The problem:
You are to retype all of the data exactly as it appears.

[Stored data]
* * *
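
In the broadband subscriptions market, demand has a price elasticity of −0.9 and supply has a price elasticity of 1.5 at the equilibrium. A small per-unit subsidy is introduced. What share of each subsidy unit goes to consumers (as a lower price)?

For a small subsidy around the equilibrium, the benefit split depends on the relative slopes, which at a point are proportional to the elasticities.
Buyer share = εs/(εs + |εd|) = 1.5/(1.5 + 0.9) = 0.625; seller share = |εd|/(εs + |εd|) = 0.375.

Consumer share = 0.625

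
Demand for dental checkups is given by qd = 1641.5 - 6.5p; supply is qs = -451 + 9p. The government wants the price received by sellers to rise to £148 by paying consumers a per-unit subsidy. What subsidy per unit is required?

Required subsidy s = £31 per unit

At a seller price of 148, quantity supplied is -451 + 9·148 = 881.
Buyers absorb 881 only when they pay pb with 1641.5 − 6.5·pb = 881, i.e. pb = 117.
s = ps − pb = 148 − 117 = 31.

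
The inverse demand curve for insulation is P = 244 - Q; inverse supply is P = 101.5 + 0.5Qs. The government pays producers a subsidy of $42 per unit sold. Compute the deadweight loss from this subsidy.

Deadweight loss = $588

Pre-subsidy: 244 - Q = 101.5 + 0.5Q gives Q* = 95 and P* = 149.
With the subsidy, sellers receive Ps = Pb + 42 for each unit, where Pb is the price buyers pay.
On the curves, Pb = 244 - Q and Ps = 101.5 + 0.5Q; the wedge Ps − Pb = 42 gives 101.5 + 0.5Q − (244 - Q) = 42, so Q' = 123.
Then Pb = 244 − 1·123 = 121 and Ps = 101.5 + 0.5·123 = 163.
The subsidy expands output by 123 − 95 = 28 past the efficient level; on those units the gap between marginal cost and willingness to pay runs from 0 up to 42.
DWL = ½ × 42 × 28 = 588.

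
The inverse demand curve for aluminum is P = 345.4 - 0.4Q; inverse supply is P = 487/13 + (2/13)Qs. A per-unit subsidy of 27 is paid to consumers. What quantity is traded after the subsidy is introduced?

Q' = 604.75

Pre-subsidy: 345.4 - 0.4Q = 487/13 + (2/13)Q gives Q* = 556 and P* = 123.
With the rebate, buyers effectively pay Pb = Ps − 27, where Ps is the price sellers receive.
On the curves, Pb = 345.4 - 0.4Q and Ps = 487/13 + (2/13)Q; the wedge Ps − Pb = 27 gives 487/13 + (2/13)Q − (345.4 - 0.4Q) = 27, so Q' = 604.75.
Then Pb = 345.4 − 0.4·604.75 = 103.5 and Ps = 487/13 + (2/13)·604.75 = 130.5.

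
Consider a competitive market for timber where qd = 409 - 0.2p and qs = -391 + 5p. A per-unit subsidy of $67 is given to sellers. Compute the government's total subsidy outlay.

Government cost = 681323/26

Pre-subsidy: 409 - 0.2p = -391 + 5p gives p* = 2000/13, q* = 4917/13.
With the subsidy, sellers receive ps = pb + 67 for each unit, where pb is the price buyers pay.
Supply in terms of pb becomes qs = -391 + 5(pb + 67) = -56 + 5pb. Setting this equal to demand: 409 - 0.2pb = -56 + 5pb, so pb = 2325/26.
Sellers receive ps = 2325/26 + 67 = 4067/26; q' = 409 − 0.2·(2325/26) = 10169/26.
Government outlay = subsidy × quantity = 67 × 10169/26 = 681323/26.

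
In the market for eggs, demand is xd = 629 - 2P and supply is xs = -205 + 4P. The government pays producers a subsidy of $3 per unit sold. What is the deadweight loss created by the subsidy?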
* * *
Response box:
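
In the broadband subscriptions market, demand has a price elasticity of −0.9 and supply has a price elasticity of 1.5 at the equilibrium. A small per-unit subsidy is introduced. What share of each subsidy unit goes to consumers (as a lower price)?

For a small subsidy around the equilibrium, the benefit split depends on the relative slopes, which at a point are proportional to the elasticities.
Buyer share = εs/(εs + |εd|) = 1.5/(1.5 + 0.9) = 0.625; seller share = |εd|/(εs + |εd|) = 0.375.

Consumer share = 0.625

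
Demand for dental checkups is given by qd = 1641.5 - 6.5p; supply is qs = -451 + 9p. The government wants the price received by sellers to rise to £148 by paying consumers a per-unit subsidy. What subsidy per unit is required?

Required subsidy s = £31 per unit

At a seller price of 148, quantity supplied is -451 + 9·148 = 881.
Buyers absorb 881 only when they pay pb with 1641.5 − 6.5·pb = 881, i.e. pb = 117.
s = ps − pb = 148 − 117 = 31.

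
The inverse demand curve for insulation is P = 244 - Q; inverse supply is P = 101.5 + 0.5Qs. The government pays producers a subsidy of $42 per unit sold. Compute the deadweight loss from this subsidy.

Deadweight loss = $588

Pre-subsidy: 244 - Q = 101.5 + 0.5Q gives Q* = 95 and P* = 149.
With the subsidy, sellers receive Ps = Pb + 42 for each unit, where Pb is the price buyers pay.
On the curves, Pb = 244 - Q and Ps = 101.5 + 0.5Q; the wedge Ps − Pb = 42 gives 101.5 + 0.5Q − (244 - Q) = 42, so Q' = 123.
Then Pb = 244 − 1·123 = 121 and Ps = 101.5 + 0.5·123 = 163.
The subsidy expands output by 123 − 95 = 28 past the efficient level; on those units the gap between marginal cost and willingness to pay runs from 0 up to 42.
DWL = ½ × 42 × 28 = 588.

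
The inverse demand curve for aluminum is P = 345.4 - 0.4Q; inverse supply is P = 487/13 + (2/13)Qs. A per-unit subsidy of 27 is paid to consumers. What quantity is traded after the subsidy is introduced?

Q' = 604.75

Pre-subsidy: 345.4 - 0.4Q = 487/13 + (2/13)Q gives Q* = 556 and P* = 123.
With the rebate, buyers effectively pay Pb = Ps − 27, where Ps is the price sellers receive.
On the curves, Pb = 345.4 - 0.4Q and Ps = 487/13 + (2/13)Q; the wedge Ps − Pb = 27 gives 487/13 + (2/13)Q − (345.4 - 0.4Q) = 27, so Q' = 604.75.
Then Pb = 345.4 − 0.4·604.75 = 103.5 and Ps = 487/13 + (2/13)·604.75 = 130.5.

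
Consider a competitive market for timber where qd = 409 - 0.2p and qs = -391 + 5p. A per-unit subsidy of $67 is given to sellers. Compute the government's total subsidy outlay.

Government cost = 681323/26

Pre-subsidy: 409 - 0.2p = -391 + 5p gives p* = 2000/13, q* = 4917/13.
With the subsidy, sellers receive ps = pb + 67 for each unit, where pb is the price buyers pay.
Supply in terms of pb becomes qs = -391 + 5(pb + 67) = -56 + 5pb. Setting this equal to demand: 409 - 0.2pb = -56 + 5pb, so pb = 2325/26.
Sellers receive ps = 2325/26 + 67 = 4067/26; q' = 409 − 0.2·(2325/26) = 10169/26.
Government outlay = subsidy × quantity = 67 × 10169/26 = 681323/26.

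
In the market for eggs, demand is xd = 629 - 2P and supply is xs = -205 + 4P. The government pays producers a subsidy of $3 per unit sold. What is the deadweight loss created by the subsidy?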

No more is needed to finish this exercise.